== Work instructions ==
Every line of the data below should be retyped exactly.

== The records ==
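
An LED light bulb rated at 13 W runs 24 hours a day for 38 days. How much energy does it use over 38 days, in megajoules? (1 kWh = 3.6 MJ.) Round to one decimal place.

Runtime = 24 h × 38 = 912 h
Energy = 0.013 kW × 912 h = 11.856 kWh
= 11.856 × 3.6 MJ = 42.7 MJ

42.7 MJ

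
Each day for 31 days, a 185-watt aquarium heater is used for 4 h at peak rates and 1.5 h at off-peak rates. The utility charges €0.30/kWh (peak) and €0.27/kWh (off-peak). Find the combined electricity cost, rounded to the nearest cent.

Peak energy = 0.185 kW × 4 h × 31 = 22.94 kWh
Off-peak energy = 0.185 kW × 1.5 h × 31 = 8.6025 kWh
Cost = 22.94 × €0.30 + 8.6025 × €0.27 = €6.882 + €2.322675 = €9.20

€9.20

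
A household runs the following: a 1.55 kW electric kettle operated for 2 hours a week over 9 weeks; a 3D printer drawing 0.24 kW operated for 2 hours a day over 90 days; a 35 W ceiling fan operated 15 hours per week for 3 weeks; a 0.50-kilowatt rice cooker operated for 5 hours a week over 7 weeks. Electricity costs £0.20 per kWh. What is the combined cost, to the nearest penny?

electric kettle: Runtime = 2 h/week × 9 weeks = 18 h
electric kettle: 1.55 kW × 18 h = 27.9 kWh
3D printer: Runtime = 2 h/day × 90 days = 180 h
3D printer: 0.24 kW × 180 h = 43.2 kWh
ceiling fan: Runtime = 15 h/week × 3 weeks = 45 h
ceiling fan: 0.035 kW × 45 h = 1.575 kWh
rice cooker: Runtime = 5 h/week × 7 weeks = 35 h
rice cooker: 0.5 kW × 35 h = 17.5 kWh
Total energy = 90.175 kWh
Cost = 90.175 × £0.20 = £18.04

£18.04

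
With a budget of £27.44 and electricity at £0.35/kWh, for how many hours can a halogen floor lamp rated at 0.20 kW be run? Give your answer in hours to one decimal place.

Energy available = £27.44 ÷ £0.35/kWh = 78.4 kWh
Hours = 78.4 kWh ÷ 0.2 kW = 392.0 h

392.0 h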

== Task response ==
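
An LED light bulb rated at 13 W runs 24 hours a day for 38 days. How much energy does it use over 38 days, in megajoules? (1 kWh = 3.6 MJ.) Round to one decimal place.

Runtime = 24 h × 38 = 912 h
Energy = 0.013 kW × 912 h = 11.856 kWh
= 11.856 × 3.6 MJ = 42.7 MJ

42.7 MJ

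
Each day for 31 days, a 185-watt aquarium heater is used for 4 h at peak rates and 1.5 h at off-peak rates. The utility charges €0.30/kWh (peak) and €0.27/kWh (off-peak). Find the combined electricity cost, rounded to the nearest cent.

Peak energy = 0.185 kW × 4 h × 31 = 22.94 kWh
Off-peak energy = 0.185 kW × 1.5 h × 31 = 8.6025 kWh
Cost = 22.94 × €0.30 + 8.6025 × €0.27 = €6.882 + €2.322675 = €9.20

€9.20

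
A household runs the following: a 1.55 kW electric kettle operated for 2 hours a week over 9 weeks; a 3D printer drawing 0.24 kW operated for 2 hours a day over 90 days; a 35 W ceiling fan operated 15 hours per week for 3 weeks; a 0.50-kilowatt rice cooker operated for 5 hours a week over 7 weeks. Electricity costs £0.20 per kWh. What is the combined cost, to the nearest penny?

electric kettle: Runtime = 2 h/week × 9 weeks = 18 h
electric kettle: 1.55 kW × 18 h = 27.9 kWh
3D printer: Runtime = 2 h/day × 90 days = 180 h
3D printer: 0.24 kW × 180 h = 43.2 kWh
ceiling fan: Runtime = 15 h/week × 3 weeks = 45 h
ceiling fan: 0.035 kW × 45 h = 1.575 kWh
rice cooker: Runtime = 5 h/week × 7 weeks = 35 h
rice cooker: 0.5 kW × 35 h = 17.5 kWh
Total energy = 90.175 kWh
Cost = 90.175 × £0.20 = £18.04

£18.04

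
With a budget of £27.44 and electricity at £0.35/kWh, for how many hours can a halogen floor lamp rated at 0.20 kW be run? Give your answer in hours to one decimal place.

Energy available = £27.44 ÷ £0.35/kWh = 78.4 kWh
Hours = 78.4 kWh ÷ 0.2 kW = 392.0 h

392.0 h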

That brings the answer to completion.